■ Task
Would you restate all the data that follows, word for word?

------------------------

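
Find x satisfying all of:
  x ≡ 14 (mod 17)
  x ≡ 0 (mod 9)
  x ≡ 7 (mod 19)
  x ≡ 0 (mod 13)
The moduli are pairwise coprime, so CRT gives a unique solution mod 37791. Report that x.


Product of moduli M = 17 · 9 · 19 · 13 = 37791.
Merge one congruence at a time:
  Start: x ≡ 14 (mod 17).
  Combine with x ≡ 0 (mod 9); new modulus lcm = 153.
    Write x = 14 + 17·t and substitute into x ≡ 0 (mod 9): 17·t ≡ 0 − 14 = -14 (mod 9).
    Reduce coefficients mod 9: 8·t ≡ 4 (mod 9).
    The inverse of 8 mod 9 is 8 (since 8·8 = 64 = 7·9 + 1), so t ≡ 8·4 = 32 ≡ 5 (mod 9).
    Then x = 14 + 17·5 = 99, valid modulo lcm(17, 9) = 153: x ≡ 99 (mod 153).
  Combine with x ≡ 7 (mod 19); new modulus lcm = 2907.
    Write x = 99 + 153·t and substitute into x ≡ 7 (mod 19): 153·t ≡ 7 − 99 = -92 (mod 19).
    Reduce coefficients mod 19: 1·t ≡ 3 (mod 19).
    So t ≡ 3 (mod 19).
    Then x = 99 + 153·3 = 558, valid modulo lcm(153, 19) = 2907: x ≡ 558 (mod 2907).
  Combine with x ≡ 0 (mod 13); new modulus lcm = 37791.
    Write x = 558 + 2907·t and substitute into x ≡ 0 (mod 13): 2907·t ≡ 0 − 558 = -558 (mod 13).
    Reduce coefficients mod 13: 8·t ≡ 1 (mod 13).
    The inverse of 8 mod 13 is 5 (since 8·5 = 40 = 3·13 + 1), so t ≡ 5·1 = 5 ≡ 5 (mod 13).
    Then x = 558 + 2907·5 = 15093, valid modulo lcm(2907, 13) = 37791: x ≡ 15093 (mod 37791).
Verify against each original: 15093 mod 17 = 14, 15093 mod 9 = 0, 15093 mod 19 = 7, 15093 mod 13 = 0.

x ≡ 15093 (mod 37791).


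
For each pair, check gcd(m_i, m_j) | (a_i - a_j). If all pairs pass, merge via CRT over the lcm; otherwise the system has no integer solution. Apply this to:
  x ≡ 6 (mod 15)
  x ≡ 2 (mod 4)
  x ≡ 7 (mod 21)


Moduli 15, 4, 21 are not pairwise coprime, so CRT works modulo lcm(m_i) when all pairwise compatibility conditions hold.
Pairwise compatibility: gcd(m_i, m_j) must divide a_i - a_j for every pair.
Merge one congruence at a time:
  Start: x ≡ 6 (mod 15).
  Combine with x ≡ 2 (mod 4): gcd(15, 4) = 1; 2 - 6 = -4, which IS divisible by 1, so compatible.
    Write x = 6 + 15·t and substitute into x ≡ 2 (mod 4): 15·t ≡ 2 − 6 = -4 (mod 4).
    Reduce coefficients mod 4: 3·t ≡ 0 (mod 4).
    The inverse of 3 mod 4 is 3 (since 3·3 = 9 = 2·4 + 1), so t ≡ 3·0 = 0 ≡ 0 (mod 4).
    Then x = 6 + 15·0 = 6, valid modulo lcm(15, 4) = 60: x ≡ 6 (mod 60).
  Combine with x ≡ 7 (mod 21): gcd(60, 21) = 3, and 7 - 6 = 1 is NOT divisible by 3.
    ⇒ system is inconsistent (no integer solution).

No solution (the system is inconsistent).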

------------------------

■ Answer to this task
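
Find x satisfying all of:
  x ≡ 14 (mod 17)
  x ≡ 0 (mod 9)
  x ≡ 7 (mod 19)
  x ≡ 0 (mod 13)
The moduli are pairwise coprime, so CRT gives a unique solution mod 37791. Report that x.


Product of moduli M = 17 · 9 · 19 · 13 = 37791.
Merge one congruence at a time:
  Start: x ≡ 14 (mod 17).
  Combine with x ≡ 0 (mod 9); new modulus lcm = 153.
    Write x = 14 + 17·t and substitute into x ≡ 0 (mod 9): 17·t ≡ 0 − 14 = -14 (mod 9).
    Reduce coefficients mod 9: 8·t ≡ 4 (mod 9).
    The inverse of 8 mod 9 is 8 (since 8·8 = 64 = 7·9 + 1), so t ≡ 8·4 = 32 ≡ 5 (mod 9).
    Then x = 14 + 17·5 = 99, valid modulo lcm(17, 9) = 153: x ≡ 99 (mod 153).
  Combine with x ≡ 7 (mod 19); new modulus lcm = 2907.
    Write x = 99 + 153·t and substitute into x ≡ 7 (mod 19): 153·t ≡ 7 − 99 = -92 (mod 19).
    Reduce coefficients mod 19: 1·t ≡ 3 (mod 19).
    So t ≡ 3 (mod 19).
    Then x = 99 + 153·3 = 558, valid modulo lcm(153, 19) = 2907: x ≡ 558 (mod 2907).
  Combine with x ≡ 0 (mod 13); new modulus lcm = 37791.
    Write x = 558 + 2907·t and substitute into x ≡ 0 (mod 13): 2907·t ≡ 0 − 558 = -558 (mod 13).
    Reduce coefficients mod 13: 8·t ≡ 1 (mod 13).
    The inverse of 8 mod 13 is 5 (since 8·5 = 40 = 3·13 + 1), so t ≡ 5·1 = 5 ≡ 5 (mod 13).
    Then x = 558 + 2907·5 = 15093, valid modulo lcm(2907, 13) = 37791: x ≡ 15093 (mod 37791).
Verify against each original: 15093 mod 17 = 14, 15093 mod 9 = 0, 15093 mod 19 = 7, 15093 mod 13 = 0.

x ≡ 15093 (mod 37791).


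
For each pair, check gcd(m_i, m_j) | (a_i - a_j). If all pairs pass, merge via CRT over the lcm; otherwise the system has no integer solution. Apply this to:
  x ≡ 6 (mod 15)
  x ≡ 2 (mod 4)
  x ≡ 7 (mod 21)


Moduli 15, 4, 21 are not pairwise coprime, so CRT works modulo lcm(m_i) when all pairwise compatibility conditions hold.
Pairwise compatibility: gcd(m_i, m_j) must divide a_i - a_j for every pair.
Merge one congruence at a time:
  Start: x ≡ 6 (mod 15).
  Combine with x ≡ 2 (mod 4): gcd(15, 4) = 1; 2 - 6 = -4, which IS divisible by 1, so compatible.
    Write x = 6 + 15·t and substitute into x ≡ 2 (mod 4): 15·t ≡ 2 − 6 = -4 (mod 4).
    Reduce coefficients mod 4: 3·t ≡ 0 (mod 4).
    The inverse of 3 mod 4 is 3 (since 3·3 = 9 = 2·4 + 1), so t ≡ 3·0 = 0 ≡ 0 (mod 4).
    Then x = 6 + 15·0 = 6, valid modulo lcm(15, 4) = 60: x ≡ 6 (mod 60).
  Combine with x ≡ 7 (mod 21): gcd(60, 21) = 3, and 7 - 6 = 1 is NOT divisible by 3.
    ⇒ system is inconsistent (no integer solution).

No solution (the system is inconsistent).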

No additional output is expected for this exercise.